[The problem] Please print the entries below exactly, from the line with "(mmol/L) | P (rel. to K⁺) |" through the line with "[K⁺]ᵢ = 100", including both of those lines and leaving out all others.

-=-=-

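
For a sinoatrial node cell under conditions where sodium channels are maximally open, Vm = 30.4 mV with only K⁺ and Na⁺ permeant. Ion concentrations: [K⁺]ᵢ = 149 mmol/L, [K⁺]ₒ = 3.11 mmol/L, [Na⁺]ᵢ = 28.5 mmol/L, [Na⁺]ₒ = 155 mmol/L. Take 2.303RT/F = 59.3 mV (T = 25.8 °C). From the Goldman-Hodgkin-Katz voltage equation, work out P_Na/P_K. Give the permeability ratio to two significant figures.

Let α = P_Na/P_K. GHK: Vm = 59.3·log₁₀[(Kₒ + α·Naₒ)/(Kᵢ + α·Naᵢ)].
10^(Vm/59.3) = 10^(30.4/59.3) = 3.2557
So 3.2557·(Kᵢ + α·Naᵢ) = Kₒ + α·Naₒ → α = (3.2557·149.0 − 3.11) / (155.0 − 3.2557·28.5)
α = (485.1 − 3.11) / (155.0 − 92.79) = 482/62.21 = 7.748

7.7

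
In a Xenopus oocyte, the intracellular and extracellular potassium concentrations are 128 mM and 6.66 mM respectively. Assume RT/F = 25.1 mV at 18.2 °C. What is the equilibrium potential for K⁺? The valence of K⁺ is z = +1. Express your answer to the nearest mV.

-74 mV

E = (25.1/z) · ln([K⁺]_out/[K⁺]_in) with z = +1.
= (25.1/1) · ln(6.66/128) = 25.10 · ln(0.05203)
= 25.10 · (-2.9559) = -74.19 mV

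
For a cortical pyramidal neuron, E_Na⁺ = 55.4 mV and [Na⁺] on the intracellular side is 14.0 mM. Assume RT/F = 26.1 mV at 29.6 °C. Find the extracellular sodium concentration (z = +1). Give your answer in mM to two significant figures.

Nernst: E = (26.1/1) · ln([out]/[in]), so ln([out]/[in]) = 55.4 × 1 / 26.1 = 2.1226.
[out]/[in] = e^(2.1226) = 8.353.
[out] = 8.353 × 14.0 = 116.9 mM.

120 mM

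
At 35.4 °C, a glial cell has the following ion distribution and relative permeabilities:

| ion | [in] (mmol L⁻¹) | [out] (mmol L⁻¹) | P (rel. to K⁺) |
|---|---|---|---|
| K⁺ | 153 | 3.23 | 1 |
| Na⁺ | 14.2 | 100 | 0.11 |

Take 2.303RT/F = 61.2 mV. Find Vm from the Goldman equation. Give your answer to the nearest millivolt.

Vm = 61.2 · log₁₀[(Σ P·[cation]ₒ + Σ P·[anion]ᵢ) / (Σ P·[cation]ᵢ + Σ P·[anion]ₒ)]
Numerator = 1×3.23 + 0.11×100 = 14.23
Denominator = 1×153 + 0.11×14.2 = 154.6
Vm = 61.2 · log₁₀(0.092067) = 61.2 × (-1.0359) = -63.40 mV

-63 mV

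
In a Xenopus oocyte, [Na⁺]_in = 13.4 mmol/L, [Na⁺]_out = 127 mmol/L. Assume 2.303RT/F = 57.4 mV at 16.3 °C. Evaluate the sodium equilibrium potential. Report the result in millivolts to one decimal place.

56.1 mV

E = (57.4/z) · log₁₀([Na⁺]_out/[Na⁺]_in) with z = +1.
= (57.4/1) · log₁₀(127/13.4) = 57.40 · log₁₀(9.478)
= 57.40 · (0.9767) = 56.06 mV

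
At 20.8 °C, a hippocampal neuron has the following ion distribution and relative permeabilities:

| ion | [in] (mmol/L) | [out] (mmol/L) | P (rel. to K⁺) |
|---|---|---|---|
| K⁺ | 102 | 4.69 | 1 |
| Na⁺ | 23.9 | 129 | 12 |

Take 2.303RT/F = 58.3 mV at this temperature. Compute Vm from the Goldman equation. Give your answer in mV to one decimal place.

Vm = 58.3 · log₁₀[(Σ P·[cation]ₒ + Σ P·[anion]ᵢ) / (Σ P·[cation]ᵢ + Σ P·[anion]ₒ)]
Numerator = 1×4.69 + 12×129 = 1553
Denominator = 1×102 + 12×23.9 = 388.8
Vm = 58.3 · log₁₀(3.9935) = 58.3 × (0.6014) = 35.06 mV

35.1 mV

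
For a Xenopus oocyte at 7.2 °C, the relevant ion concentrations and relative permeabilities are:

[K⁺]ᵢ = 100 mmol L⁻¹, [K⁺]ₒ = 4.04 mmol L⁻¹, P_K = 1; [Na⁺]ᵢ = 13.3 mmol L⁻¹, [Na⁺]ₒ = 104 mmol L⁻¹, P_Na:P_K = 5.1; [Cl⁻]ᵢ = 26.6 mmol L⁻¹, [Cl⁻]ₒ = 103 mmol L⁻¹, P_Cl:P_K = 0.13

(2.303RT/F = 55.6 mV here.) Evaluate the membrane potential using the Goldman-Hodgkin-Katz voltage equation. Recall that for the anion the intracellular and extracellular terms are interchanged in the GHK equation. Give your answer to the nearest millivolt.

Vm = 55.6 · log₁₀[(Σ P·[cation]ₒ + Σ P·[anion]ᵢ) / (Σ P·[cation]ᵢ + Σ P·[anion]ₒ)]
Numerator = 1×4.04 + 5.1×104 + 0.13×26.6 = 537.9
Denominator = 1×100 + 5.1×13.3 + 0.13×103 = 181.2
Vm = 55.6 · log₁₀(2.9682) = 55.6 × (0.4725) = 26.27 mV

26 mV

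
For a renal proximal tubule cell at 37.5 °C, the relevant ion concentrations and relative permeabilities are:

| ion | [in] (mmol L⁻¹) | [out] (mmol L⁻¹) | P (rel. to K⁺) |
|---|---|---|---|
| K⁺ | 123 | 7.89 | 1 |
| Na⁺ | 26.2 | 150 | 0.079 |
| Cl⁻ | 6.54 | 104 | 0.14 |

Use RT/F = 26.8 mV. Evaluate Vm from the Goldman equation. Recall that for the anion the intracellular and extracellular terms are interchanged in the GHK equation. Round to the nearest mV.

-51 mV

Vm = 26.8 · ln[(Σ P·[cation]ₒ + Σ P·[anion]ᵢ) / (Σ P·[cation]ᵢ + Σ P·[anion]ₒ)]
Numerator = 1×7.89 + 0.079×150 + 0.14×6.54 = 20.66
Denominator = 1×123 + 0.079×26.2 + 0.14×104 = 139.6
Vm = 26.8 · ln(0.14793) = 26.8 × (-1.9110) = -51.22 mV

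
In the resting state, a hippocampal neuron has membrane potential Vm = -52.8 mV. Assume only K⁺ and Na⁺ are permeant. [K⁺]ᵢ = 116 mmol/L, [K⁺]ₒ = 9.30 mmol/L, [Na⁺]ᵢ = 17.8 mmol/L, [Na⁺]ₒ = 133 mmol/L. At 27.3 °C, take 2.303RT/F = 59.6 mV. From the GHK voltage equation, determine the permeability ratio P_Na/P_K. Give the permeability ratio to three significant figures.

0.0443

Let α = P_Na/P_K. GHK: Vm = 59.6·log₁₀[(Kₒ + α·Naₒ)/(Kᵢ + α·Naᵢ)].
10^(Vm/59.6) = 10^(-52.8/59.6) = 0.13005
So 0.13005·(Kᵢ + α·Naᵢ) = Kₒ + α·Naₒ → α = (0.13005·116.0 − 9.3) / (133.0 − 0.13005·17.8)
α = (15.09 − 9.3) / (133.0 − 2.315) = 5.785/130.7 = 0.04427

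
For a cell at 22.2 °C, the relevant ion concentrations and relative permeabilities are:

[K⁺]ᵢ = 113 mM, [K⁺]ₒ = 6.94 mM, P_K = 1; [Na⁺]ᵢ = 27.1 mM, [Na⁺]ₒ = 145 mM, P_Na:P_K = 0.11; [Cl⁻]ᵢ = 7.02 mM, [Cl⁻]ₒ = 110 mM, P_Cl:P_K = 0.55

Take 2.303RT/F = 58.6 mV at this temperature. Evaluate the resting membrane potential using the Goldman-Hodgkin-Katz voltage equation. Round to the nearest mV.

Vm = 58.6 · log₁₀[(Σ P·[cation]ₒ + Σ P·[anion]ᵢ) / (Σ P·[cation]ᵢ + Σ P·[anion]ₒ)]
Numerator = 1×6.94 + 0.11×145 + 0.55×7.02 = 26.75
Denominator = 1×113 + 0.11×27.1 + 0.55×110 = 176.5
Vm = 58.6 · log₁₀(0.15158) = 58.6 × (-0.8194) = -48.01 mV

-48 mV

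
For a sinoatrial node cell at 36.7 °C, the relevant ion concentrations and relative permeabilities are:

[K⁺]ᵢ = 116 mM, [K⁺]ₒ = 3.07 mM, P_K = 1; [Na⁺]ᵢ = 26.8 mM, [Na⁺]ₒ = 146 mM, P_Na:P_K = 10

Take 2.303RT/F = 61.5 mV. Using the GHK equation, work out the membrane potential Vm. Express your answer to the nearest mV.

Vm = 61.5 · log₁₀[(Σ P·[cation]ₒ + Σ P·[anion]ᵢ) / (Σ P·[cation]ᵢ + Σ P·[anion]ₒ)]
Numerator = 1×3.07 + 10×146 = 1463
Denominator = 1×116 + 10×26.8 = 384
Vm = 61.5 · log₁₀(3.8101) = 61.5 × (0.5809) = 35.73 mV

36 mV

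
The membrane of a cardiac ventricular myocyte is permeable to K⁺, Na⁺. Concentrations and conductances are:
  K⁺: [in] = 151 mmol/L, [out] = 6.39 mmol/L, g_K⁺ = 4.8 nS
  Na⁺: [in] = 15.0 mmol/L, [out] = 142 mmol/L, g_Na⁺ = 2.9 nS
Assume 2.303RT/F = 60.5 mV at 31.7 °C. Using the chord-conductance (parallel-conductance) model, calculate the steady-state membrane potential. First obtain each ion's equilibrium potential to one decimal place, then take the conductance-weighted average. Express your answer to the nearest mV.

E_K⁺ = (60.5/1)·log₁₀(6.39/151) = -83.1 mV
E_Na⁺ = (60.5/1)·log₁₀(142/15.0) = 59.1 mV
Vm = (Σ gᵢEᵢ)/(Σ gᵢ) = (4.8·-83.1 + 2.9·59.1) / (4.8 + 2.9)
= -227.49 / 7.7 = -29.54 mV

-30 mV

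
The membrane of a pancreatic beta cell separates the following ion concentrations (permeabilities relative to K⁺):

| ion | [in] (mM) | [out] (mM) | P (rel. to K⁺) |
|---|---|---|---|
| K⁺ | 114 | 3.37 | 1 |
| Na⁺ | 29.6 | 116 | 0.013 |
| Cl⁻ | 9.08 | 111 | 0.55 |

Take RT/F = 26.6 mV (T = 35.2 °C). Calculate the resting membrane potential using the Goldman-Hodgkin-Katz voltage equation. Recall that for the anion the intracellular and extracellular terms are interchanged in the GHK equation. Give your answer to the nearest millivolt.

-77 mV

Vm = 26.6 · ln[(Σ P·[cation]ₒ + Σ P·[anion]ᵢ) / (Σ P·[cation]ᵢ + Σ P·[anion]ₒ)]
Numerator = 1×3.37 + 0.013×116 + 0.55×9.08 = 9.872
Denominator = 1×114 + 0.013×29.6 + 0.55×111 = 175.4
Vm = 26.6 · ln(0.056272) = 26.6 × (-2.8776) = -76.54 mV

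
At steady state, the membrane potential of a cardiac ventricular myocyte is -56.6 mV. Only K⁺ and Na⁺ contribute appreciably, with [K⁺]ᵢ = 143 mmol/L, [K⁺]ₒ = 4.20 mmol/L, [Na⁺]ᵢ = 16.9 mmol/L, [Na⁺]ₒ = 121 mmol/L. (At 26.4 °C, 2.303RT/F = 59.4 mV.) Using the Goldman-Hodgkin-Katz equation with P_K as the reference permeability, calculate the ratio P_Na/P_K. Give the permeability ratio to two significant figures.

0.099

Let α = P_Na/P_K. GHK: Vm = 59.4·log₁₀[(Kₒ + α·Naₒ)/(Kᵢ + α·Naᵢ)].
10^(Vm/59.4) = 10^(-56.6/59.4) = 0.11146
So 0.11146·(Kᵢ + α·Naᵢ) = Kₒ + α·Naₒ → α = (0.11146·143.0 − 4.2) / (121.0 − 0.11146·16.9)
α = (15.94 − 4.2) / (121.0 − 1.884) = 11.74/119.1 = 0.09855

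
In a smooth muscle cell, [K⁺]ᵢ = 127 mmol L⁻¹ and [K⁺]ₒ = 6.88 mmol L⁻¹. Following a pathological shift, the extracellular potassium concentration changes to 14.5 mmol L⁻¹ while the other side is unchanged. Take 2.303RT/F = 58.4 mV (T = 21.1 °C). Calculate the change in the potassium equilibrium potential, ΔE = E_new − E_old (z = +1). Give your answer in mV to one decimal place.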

-=-=-

[Task response]
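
| ion | [in] (mmol/L) | [out] (mmol/L) | P (rel. to K⁺) |
|---|---|---|---|
| K⁺ | 102 | 4.69 | 1 |
| Na⁺ | 23.9 | 129 | 12 |

Take 2.303RT/F = 58.3 mV at this temperature. Compute Vm from the Goldman equation. Give your answer in mV to one decimal place.

Vm = 58.3 · log₁₀[(Σ P·[cation]ₒ + Σ P·[anion]ᵢ) / (Σ P·[cation]ᵢ + Σ P·[anion]ₒ)]
Numerator = 1×4.69 + 12×129 = 1553
Denominator = 1×102 + 12×23.9 = 388.8
Vm = 58.3 · log₁₀(3.9935) = 58.3 × (0.6014) = 35.06 mV

35.1 mV

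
For a Xenopus oocyte at 7.2 °C, the relevant ion concentrations and relative permeabilities are:

[K⁺]ᵢ = 100 mmol L⁻¹, [K⁺]ₒ = 4.04 mmol L⁻¹, P_K = 1; [Na⁺]ᵢ = 13.3 mmol L⁻¹, [Na⁺]ₒ = 104 mmol L⁻¹, P_Na:P_K = 5.1; [Cl⁻]ᵢ = 26.6 mmol L⁻¹, [Cl⁻]ₒ = 103 mmol L⁻¹, P_Cl:P_K = 0.13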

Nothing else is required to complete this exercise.